Problem description:
Output all entries precisely.

-- Opening Marker --

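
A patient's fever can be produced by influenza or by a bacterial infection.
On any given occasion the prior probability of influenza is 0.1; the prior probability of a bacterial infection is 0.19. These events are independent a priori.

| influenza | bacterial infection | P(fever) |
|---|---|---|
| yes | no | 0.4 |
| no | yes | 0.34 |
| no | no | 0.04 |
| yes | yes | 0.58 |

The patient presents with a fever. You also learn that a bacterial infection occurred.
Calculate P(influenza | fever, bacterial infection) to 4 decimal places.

P(fever | bacterial infection) = 0.34×0.9 + 0.58×0.1 = 0.306000 + 0.058000 = 0.364000
Restricting to configurations with influenza present: 0.58×0.1 = 0.058000.
Hence the posterior is 0.058000/0.364000 ≈ 0.1593.

P(influenza | fever, bacterial infection) ≈ 0.1593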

-- Closing Marker --

Task result:
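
A patient's fever can be produced by influenza or by a bacterial infection.
On any given occasion the prior probability of influenza is 0.1; the prior probability of a bacterial infection is 0.19. These events are independent a priori.

| influenza | bacterial infection | P(fever) |
|---|---|---|
| yes | no | 0.4 |
| no | yes | 0.34 |
| no | no | 0.04 |
| yes | yes | 0.58 |

The patient presents with a fever. You also learn that a bacterial infection occurred.
Calculate P(influenza | fever, bacterial infection) to 4 decimal places.

P(fever | bacterial infection) = 0.34×0.9 + 0.58×0.1 = 0.306000 + 0.058000 = 0.364000
Restricting to configurations with influenza present: 0.58×0.1 = 0.058000.
Hence the posterior is 0.058000/0.364000 ≈ 0.1593.

P(influenza | fever, bacterial infection) ≈ 0.1593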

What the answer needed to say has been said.